*** Provided records Section Begins ***

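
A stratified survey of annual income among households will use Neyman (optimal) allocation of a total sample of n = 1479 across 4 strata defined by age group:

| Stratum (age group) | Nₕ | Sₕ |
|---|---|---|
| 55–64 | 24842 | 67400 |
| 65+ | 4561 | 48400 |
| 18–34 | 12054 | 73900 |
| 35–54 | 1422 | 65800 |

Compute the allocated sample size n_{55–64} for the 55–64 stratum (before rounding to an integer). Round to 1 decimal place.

Neyman allocation: nₕ = n·NₕSₕ / Σⱼ NⱼSⱼ.
Σ NⱼSⱼ = 24842·67400 + 4561·48400 + 12054·73900 + 1422·65800 = 2.8794614 × 10^9.
n_{55–64} = 1479·24842·67400 / (2.8794614 × 10^9) = 860.0.

860.0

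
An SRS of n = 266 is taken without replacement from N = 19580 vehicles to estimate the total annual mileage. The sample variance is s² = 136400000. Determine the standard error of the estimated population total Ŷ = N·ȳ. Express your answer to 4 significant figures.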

*** Provided records Section Ends ***

Exercise description
Set down the whole of the data, exactly as it stands.

Answer to this task
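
A stratified survey of annual income among households will use Neyman (optimal) allocation of a total sample of n = 1479 across 4 strata defined by age group:

| Stratum (age group) | Nₕ | Sₕ |
|---|---|---|
| 55–64 | 24842 | 67400 |
| 65+ | 4561 | 48400 |
| 18–34 | 12054 | 73900 |
| 35–54 | 1422 | 65800 |

Compute the allocated sample size n_{55–64} for the 55–64 stratum (before rounding to an integer). Round to 1 decimal place.

Neyman allocation: nₕ = n·NₕSₕ / Σⱼ NⱼSⱼ.
Σ NⱼSⱼ = 24842·67400 + 4561·48400 + 12054·73900 + 1422·65800 = 2.8794614 × 10^9.
n_{55–64} = 1479·24842·67400 / (2.8794614 × 10^9) = 860.0.

860.0

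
An SRS of n = 266 is taken without replacement from N = 19580 vehicles to estimate the total annual mileage. The sample variance is s² = 136400000. Determine the standard error of the estimated population total Ŷ = N·ȳ. Express your answer to 4 significant figures.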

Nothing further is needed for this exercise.